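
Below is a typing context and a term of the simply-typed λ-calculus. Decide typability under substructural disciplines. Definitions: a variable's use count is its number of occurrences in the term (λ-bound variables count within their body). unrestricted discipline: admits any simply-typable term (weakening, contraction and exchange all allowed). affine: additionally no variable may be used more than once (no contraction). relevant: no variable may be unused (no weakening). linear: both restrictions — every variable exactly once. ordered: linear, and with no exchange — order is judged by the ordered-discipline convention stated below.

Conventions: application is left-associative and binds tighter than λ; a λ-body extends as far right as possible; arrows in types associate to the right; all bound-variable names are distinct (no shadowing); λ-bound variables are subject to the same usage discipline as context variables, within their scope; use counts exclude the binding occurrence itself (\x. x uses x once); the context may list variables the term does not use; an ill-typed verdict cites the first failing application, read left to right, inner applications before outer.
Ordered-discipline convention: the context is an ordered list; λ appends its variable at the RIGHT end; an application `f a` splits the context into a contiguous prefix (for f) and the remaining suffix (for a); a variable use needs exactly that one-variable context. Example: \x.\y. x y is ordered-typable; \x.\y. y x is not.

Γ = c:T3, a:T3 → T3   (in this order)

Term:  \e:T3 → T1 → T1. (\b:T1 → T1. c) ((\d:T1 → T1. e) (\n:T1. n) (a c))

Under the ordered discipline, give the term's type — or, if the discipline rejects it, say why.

not well-typed under ordered — c ×2 used more than once (contraction); needs weakening: b, d unused
variable uses: c: 2×; a: 1×; e [bound]: 1×; b [bound]: 0×; d [bound]: 0×; n [bound]: 1×
order of uses: c, e, n, a, c
typing: well-typed at (T3 → T1 → T1) → T3
per-discipline verdicts: ordered ✗, linear ✗, affine ✗, relevant ✗, unrestricted ✓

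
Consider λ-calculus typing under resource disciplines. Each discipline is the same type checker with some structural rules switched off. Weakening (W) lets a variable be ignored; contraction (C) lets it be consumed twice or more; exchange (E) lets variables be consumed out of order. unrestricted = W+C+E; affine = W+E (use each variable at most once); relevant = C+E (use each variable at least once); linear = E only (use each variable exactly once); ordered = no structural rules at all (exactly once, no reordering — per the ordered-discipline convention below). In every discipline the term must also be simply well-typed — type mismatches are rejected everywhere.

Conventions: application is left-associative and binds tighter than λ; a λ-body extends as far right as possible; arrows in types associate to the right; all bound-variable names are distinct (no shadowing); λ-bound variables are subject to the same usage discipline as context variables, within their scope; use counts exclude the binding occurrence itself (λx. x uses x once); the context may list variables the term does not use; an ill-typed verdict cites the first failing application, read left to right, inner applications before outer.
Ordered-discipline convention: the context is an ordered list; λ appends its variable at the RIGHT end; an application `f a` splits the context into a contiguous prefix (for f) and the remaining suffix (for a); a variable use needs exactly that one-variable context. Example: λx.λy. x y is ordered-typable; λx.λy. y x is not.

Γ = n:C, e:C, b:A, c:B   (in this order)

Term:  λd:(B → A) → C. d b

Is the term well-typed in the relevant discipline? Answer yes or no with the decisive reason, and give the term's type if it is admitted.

no — a type mismatch blocks all five
usage: n=0; e=0; b=1; c=0; d [bound]=1
use order (left to right): d, b
typing: ill-typed: argument of type A where B → A is required
all disciplines: ordered ✗ | linear ✗ | affine ✗ | relevant ✗ | unrestricted ✗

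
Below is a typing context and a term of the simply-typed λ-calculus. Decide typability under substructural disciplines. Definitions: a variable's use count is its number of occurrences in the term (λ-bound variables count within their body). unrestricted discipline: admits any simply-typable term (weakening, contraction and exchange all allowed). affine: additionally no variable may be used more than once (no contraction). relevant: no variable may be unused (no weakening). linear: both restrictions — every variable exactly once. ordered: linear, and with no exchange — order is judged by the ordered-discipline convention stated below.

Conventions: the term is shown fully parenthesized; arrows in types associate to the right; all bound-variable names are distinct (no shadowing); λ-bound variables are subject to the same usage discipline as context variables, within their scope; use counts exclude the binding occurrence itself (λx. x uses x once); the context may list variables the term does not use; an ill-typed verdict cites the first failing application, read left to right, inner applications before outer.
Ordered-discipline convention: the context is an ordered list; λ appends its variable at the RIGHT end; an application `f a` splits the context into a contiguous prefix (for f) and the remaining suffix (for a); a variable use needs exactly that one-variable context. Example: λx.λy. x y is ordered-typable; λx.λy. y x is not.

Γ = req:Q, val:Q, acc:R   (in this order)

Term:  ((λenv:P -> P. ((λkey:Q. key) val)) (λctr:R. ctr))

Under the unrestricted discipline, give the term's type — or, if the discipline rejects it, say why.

not well-typed under unrestricted — fails simple typing
counts: req ×0; val ×1; acc ×0; env (λ-bound) ×0; key (λ-bound) ×1; ctr (λ-bound) ×1
left-to-right use order: key, val, ctr
typing: ill-typed: an application expects P -> P but receives R -> R
all disciplines: ordered ✗, linear ✗, affine ✗, relevant ✗, unrestricted ✗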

********************

- [WORK ITEM] Take the stretch of lines above from the one containing "Γ = n:C, e:C, b:A, c:B" through the one containing "Conventions: the term" and repeat it exactly, adding no other line.

- [EXERCISE OUTPUT]
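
Γ = n:C, e:C, b:A, c:B   (in this order)

Term:  λd:(B → A) → C. d b

Is the term well-typed in the relevant discipline? Answer yes or no with the decisive reason, and give the term's type if it is admitted.

no — a type mismatch blocks all five
usage: n=0; e=0; b=1; c=0; d [bound]=1
use order (left to right): d, b
typing: ill-typed: argument of type A where B → A is required
all disciplines: ordered ✗ | linear ✗ | affine ✗ | relevant ✗ | unrestricted ✗

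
Below is a typing context and a term of the simply-typed λ-calculus. Decide typability under substructural disciplines. Definitions: a variable's use count is its number of occurrences in the term (λ-bound variables count within their body). unrestricted discipline: admits any simply-typable term (weakening, contraction and exchange all allowed). affine: additionally no variable may be used more than once (no contraction). relevant: no variable may be unused (no weakening). linear: both restrictions — every variable exactly once. ordered: linear, and with no exchange — order is judged by the ordered-discipline convention stated below.

Conventions: the term is shown fully parenthesized; arrows in types associate to the right; all bound-variable names are distinct (no shadowing); λ-bound variables are subject to the same usage discipline as context variables, within their scope; use counts exclude the binding occurrence itself (λx. x uses x once); the context may list variables the term does not use; an ill-typed verdict cites the first failing application, read left to right, inner applications before outer.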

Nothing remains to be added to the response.